> **Task**: Among the entries below, find the lines that hold the word "Suppose" and report them.

Top of Record excerpts

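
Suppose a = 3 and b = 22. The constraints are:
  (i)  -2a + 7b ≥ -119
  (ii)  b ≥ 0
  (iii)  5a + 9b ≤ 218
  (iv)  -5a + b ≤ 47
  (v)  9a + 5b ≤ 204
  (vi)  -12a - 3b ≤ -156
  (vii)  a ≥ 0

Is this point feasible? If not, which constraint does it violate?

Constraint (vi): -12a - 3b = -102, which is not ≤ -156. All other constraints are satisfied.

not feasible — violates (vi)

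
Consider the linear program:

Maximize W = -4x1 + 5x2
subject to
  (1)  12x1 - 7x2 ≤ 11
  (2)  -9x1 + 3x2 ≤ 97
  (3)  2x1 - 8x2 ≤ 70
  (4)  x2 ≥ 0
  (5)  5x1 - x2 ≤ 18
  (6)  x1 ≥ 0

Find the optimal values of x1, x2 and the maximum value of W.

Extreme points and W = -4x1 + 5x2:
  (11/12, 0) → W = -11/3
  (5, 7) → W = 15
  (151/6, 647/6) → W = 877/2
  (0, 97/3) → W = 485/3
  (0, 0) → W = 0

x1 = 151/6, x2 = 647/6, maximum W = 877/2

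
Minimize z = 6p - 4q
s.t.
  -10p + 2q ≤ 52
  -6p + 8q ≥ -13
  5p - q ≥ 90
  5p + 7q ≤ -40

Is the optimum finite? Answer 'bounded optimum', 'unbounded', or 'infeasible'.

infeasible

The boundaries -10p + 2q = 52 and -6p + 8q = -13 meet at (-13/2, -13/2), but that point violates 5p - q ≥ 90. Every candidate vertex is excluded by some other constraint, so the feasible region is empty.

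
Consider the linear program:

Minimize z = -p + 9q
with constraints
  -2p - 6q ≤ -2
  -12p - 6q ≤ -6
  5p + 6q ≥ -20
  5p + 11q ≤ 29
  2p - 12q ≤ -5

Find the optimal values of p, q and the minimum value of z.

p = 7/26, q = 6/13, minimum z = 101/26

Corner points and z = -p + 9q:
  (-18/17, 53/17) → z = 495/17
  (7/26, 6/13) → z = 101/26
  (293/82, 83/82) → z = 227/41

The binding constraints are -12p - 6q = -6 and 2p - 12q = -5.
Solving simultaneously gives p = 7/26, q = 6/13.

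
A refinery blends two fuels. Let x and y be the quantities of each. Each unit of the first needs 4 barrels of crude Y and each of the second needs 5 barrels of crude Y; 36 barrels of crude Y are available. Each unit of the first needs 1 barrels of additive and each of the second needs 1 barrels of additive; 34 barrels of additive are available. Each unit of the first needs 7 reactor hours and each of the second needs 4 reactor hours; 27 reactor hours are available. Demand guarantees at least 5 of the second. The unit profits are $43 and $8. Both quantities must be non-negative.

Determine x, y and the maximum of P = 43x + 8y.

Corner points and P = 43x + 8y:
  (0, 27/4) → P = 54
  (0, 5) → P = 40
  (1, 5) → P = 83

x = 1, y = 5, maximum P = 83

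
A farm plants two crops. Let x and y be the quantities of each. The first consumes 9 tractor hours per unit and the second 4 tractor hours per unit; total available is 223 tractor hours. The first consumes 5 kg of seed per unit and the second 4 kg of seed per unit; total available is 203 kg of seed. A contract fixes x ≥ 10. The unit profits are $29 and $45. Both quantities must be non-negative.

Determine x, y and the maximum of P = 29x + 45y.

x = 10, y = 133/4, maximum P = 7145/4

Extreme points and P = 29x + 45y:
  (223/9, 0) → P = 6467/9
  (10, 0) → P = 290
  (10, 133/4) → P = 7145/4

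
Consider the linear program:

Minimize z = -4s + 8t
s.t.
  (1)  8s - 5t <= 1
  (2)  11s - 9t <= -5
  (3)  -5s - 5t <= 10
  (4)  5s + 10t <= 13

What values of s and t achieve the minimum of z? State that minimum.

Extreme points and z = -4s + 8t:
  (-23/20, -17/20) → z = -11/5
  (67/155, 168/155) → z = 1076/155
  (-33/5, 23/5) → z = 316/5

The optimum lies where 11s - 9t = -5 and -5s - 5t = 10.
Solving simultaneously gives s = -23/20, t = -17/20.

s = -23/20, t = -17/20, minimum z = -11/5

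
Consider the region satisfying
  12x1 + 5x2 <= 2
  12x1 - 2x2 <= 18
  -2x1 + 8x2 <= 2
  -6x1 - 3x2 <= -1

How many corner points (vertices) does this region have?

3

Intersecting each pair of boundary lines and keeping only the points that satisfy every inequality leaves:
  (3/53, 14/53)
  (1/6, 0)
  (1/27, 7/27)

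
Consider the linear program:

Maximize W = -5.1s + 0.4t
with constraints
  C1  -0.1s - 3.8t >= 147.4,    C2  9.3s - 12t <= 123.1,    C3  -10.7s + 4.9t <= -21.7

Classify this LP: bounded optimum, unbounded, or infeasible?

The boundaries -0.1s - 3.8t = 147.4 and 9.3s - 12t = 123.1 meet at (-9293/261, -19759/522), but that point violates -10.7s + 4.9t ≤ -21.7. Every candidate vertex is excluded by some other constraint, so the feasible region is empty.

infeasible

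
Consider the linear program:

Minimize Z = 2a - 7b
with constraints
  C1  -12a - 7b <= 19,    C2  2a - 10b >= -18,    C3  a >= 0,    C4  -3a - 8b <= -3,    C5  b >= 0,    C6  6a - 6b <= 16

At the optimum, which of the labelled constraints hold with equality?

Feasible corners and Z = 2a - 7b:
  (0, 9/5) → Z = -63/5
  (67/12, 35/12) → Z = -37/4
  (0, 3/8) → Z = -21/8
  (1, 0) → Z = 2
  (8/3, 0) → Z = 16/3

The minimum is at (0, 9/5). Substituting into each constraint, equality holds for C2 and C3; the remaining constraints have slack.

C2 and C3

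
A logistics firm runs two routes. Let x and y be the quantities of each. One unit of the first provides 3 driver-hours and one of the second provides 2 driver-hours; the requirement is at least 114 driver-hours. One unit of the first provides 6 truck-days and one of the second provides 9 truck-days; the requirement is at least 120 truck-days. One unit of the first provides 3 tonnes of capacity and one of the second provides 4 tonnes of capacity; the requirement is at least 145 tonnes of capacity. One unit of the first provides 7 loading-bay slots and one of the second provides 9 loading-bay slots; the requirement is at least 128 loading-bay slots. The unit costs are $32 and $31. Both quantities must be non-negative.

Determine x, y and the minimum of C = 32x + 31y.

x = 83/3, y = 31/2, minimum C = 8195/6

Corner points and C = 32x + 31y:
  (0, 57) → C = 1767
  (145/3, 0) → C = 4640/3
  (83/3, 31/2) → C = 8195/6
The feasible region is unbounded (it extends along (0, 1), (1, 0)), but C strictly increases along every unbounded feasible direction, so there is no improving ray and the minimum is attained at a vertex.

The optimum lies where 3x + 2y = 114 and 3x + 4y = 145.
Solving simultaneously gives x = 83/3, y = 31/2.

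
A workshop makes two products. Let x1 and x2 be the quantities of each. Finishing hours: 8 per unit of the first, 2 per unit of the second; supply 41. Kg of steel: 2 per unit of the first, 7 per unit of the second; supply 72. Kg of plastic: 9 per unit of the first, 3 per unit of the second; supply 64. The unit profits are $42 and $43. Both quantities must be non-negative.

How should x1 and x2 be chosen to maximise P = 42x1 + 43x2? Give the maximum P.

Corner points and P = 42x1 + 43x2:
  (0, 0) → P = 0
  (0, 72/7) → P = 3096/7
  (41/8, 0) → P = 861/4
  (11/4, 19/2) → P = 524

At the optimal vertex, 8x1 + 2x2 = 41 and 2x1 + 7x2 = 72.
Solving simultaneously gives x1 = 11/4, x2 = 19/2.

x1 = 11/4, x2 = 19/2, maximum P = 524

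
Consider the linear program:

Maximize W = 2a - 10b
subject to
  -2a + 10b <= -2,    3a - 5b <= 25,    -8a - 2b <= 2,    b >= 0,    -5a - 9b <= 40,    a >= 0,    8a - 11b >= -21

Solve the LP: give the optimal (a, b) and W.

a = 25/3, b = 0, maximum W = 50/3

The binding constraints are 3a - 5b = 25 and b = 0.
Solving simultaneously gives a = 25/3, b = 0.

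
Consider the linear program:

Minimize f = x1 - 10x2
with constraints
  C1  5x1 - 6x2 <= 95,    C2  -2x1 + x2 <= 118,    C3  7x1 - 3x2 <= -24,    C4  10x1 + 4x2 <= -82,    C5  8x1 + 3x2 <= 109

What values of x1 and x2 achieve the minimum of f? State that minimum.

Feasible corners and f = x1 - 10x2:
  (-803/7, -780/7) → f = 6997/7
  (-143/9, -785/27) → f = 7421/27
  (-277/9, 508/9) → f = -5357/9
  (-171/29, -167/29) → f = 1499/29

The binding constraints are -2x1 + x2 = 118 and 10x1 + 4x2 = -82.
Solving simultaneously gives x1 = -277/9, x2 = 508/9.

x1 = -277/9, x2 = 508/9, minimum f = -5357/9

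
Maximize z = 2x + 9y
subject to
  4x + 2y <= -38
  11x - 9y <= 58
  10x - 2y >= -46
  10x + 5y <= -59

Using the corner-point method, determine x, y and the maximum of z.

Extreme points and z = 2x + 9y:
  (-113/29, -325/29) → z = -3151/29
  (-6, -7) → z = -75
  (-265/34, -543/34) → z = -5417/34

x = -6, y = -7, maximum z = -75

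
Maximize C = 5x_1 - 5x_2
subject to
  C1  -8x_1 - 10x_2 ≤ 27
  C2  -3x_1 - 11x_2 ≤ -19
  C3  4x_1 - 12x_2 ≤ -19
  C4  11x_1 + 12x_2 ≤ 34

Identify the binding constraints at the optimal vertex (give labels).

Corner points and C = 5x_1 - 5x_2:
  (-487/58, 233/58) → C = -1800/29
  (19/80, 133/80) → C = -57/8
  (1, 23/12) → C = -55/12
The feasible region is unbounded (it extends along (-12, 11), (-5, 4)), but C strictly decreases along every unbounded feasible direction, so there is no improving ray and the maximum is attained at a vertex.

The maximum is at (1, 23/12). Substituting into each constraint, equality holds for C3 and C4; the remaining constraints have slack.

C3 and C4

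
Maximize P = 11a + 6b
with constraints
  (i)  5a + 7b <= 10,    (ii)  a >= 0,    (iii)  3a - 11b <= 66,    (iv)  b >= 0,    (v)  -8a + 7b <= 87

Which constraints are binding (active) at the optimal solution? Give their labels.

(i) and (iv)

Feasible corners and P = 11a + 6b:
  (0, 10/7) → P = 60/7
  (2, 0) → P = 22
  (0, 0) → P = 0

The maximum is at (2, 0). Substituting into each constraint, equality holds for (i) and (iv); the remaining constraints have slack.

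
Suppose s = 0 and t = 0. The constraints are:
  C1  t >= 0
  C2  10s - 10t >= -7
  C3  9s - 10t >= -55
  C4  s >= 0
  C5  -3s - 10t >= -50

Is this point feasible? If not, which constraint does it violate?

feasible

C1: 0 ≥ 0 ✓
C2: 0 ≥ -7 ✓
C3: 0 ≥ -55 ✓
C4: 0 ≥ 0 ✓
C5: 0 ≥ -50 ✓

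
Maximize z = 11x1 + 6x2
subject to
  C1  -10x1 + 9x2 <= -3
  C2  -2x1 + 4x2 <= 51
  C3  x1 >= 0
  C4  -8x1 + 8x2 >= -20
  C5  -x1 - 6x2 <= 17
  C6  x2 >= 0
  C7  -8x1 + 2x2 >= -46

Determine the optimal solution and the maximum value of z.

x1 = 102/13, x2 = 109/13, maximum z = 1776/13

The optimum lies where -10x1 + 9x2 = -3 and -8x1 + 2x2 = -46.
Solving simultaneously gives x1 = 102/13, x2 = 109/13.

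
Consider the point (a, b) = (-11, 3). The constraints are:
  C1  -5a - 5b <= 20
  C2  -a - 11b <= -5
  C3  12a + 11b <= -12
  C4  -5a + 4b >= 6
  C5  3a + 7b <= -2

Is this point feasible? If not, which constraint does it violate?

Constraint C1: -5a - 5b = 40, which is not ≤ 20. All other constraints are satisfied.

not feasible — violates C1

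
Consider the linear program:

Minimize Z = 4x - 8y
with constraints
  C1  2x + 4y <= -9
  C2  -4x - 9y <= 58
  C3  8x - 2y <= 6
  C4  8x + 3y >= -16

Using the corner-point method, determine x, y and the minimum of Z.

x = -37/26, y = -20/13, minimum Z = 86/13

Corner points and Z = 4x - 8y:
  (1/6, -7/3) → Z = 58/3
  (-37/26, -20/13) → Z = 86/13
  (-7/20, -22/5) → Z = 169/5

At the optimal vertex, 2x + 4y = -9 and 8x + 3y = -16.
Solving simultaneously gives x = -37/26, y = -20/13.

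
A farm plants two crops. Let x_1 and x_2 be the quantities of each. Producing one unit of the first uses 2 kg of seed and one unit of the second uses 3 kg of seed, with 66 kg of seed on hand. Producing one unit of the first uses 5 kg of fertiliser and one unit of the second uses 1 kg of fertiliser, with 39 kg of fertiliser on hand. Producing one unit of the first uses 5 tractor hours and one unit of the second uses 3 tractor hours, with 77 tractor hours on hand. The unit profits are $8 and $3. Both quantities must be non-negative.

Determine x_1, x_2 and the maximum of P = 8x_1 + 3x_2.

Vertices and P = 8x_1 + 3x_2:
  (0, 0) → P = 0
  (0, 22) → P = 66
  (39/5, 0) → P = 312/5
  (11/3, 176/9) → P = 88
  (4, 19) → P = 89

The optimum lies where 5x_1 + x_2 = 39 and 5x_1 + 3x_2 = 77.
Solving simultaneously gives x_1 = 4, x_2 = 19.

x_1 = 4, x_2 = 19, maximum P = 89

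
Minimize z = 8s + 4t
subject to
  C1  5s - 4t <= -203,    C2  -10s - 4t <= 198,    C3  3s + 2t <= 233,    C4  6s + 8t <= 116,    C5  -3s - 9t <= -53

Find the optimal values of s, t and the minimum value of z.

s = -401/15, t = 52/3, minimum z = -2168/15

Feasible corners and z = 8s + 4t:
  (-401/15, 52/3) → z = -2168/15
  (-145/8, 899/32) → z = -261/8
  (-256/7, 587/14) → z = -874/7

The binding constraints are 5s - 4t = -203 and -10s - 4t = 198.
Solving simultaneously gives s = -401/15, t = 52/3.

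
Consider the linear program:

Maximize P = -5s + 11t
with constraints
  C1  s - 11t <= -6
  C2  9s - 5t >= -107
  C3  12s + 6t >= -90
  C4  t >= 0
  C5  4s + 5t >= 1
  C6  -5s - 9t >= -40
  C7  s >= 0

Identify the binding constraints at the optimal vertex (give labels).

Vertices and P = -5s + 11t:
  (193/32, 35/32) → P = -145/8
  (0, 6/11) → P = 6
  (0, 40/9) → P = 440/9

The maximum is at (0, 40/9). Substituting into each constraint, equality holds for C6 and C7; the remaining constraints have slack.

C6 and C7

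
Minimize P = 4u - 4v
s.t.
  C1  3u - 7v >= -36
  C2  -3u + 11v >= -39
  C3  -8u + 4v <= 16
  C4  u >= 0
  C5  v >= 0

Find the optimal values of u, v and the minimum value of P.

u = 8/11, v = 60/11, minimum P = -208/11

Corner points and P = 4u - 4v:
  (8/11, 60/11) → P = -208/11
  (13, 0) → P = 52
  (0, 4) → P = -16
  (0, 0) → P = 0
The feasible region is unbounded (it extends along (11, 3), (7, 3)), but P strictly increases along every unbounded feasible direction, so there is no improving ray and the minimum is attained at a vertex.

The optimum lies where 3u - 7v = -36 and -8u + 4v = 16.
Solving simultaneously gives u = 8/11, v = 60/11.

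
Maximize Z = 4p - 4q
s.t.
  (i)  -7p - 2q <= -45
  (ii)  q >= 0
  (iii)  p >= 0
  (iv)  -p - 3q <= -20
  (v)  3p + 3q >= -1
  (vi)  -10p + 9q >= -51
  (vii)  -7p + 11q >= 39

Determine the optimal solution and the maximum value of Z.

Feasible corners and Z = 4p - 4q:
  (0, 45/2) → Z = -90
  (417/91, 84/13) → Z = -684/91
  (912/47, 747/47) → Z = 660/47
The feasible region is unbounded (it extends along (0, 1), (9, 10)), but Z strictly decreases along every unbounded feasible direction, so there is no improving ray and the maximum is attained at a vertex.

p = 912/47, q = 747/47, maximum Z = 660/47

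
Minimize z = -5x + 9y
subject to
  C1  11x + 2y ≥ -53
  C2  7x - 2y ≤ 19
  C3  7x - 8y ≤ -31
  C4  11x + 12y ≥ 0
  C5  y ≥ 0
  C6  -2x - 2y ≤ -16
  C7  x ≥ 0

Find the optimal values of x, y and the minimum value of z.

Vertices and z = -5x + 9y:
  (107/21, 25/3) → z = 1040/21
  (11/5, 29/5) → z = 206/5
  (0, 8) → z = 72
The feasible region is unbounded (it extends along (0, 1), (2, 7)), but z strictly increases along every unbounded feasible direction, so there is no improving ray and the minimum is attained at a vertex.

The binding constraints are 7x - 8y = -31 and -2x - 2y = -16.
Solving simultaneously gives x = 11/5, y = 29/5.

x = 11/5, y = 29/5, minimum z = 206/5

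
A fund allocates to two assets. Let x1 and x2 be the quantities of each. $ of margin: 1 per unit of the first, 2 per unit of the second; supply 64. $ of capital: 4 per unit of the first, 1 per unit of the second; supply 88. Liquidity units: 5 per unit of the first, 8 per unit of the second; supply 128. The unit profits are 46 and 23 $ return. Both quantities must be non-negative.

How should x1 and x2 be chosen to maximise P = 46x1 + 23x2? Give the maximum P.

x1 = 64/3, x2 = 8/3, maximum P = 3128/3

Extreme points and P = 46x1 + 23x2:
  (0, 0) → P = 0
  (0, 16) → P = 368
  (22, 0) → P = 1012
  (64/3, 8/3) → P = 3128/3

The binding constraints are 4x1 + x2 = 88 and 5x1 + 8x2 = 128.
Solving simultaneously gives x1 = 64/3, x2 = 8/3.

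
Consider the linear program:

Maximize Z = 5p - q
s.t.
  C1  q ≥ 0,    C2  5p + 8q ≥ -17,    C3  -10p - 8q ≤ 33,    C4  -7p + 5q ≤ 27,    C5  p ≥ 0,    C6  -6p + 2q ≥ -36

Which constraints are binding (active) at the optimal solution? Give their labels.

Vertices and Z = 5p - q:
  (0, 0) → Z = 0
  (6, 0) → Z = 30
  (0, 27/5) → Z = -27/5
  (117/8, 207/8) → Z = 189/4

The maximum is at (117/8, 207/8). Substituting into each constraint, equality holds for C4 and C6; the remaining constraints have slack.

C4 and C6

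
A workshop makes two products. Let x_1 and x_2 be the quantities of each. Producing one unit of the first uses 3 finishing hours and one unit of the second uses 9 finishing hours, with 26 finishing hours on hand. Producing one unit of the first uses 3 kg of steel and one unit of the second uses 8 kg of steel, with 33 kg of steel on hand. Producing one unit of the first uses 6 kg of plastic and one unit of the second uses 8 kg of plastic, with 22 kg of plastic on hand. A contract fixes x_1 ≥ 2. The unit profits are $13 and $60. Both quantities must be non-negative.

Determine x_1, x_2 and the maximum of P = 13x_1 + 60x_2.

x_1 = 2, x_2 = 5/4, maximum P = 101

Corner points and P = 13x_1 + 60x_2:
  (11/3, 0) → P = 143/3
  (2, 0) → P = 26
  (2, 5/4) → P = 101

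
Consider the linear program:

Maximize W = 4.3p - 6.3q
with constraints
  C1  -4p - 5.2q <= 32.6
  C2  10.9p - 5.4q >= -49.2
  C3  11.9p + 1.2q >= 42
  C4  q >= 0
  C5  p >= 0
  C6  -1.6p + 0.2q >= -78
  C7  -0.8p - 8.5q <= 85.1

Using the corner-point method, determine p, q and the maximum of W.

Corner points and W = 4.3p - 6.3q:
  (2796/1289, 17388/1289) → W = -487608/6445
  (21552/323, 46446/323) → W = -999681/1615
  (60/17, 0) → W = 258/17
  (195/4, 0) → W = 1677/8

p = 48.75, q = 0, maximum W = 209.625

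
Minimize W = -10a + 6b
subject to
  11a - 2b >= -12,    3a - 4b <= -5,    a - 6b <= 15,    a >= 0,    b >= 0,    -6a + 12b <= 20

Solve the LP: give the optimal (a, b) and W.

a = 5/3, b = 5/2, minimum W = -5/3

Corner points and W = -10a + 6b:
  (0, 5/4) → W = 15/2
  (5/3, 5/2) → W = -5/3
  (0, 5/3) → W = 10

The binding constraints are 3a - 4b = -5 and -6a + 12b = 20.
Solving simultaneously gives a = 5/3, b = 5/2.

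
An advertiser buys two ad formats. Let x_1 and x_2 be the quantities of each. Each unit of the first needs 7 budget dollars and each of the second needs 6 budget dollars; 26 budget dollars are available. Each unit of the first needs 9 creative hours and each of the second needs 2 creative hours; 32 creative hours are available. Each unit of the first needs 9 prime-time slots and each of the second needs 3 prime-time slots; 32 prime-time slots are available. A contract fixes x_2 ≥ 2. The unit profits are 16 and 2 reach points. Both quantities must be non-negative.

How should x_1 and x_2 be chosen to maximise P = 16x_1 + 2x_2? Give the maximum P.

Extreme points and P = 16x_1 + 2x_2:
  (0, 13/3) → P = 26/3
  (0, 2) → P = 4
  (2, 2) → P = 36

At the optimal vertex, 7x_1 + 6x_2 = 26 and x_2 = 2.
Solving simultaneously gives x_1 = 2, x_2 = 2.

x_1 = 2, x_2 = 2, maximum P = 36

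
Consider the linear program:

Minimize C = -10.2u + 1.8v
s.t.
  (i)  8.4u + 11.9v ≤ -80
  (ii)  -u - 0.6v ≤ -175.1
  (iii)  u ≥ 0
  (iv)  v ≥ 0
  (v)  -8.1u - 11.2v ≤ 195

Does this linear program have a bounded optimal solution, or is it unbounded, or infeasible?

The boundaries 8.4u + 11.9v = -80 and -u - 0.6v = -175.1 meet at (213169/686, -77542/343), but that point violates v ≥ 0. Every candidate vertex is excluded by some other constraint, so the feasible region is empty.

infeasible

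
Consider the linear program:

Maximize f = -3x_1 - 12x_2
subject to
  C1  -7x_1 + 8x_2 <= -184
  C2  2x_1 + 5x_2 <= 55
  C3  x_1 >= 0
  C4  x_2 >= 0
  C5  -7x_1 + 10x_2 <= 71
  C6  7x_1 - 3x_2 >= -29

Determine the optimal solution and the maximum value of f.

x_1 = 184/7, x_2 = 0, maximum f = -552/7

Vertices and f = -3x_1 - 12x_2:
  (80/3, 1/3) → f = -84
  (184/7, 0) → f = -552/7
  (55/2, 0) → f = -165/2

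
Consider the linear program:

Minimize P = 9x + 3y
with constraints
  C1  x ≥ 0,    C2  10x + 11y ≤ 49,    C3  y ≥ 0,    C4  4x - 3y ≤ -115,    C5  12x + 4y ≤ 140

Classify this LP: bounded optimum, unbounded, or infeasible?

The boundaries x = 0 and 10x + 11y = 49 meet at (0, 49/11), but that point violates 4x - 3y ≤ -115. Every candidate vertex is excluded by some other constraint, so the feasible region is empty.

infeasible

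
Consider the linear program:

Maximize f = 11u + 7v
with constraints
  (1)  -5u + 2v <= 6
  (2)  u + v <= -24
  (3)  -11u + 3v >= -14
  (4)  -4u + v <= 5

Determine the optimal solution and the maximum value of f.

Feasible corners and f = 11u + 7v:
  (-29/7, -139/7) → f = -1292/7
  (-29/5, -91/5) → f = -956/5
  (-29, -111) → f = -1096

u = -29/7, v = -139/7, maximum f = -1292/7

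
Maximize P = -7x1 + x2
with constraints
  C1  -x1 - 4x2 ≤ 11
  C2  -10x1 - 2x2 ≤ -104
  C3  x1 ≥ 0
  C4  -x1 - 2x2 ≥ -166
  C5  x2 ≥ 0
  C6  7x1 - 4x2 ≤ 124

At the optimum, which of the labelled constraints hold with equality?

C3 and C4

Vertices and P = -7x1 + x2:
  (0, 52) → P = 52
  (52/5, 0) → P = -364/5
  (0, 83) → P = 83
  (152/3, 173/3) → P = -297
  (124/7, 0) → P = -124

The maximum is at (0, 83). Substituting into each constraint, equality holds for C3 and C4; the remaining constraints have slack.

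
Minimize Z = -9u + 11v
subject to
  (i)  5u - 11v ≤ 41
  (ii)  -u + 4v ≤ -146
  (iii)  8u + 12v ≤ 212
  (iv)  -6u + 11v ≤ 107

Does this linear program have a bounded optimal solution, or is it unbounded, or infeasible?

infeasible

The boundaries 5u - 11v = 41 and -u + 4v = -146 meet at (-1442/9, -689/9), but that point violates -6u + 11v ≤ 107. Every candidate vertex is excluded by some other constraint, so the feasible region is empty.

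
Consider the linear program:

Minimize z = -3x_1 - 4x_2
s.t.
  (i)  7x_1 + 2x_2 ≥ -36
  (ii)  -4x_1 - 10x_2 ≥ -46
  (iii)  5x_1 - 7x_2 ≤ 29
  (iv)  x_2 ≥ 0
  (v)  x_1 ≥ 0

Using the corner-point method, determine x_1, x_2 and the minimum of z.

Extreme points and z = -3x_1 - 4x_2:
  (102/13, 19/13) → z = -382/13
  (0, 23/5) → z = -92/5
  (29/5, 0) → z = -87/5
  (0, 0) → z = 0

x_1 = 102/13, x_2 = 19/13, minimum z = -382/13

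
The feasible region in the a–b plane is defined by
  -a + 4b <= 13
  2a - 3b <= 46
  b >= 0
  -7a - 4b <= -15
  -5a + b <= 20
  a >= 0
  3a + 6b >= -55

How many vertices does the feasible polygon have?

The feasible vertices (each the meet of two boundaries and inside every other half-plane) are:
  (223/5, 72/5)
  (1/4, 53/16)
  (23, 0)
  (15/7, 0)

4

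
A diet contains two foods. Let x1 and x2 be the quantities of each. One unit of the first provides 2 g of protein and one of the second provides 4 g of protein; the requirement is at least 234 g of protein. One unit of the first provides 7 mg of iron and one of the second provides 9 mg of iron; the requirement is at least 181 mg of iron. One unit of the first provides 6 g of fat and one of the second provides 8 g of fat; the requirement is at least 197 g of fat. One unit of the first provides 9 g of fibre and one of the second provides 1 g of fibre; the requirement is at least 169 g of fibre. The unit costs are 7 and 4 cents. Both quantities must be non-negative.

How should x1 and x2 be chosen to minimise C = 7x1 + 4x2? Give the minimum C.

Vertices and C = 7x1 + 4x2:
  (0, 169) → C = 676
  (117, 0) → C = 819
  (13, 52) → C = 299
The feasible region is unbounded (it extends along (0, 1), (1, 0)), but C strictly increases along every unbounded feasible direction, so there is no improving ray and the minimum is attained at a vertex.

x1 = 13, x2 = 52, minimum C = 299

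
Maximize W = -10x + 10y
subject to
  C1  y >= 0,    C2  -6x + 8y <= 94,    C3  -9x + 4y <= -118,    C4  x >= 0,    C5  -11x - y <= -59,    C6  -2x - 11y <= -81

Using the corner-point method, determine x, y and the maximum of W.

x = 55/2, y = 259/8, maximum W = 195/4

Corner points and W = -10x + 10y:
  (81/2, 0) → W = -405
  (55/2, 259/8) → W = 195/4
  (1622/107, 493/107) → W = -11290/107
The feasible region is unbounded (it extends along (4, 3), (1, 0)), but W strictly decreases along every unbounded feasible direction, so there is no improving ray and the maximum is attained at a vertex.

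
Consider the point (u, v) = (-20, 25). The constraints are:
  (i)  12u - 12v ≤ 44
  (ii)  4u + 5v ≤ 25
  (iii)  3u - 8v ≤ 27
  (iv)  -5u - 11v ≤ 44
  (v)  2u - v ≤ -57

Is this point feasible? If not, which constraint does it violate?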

Bottom of Record excerpts

> **Response to the exercise**:
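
Suppose a = 3 and b = 22. The constraints are:
Suppose s = 0 and t = 0. The constraints are: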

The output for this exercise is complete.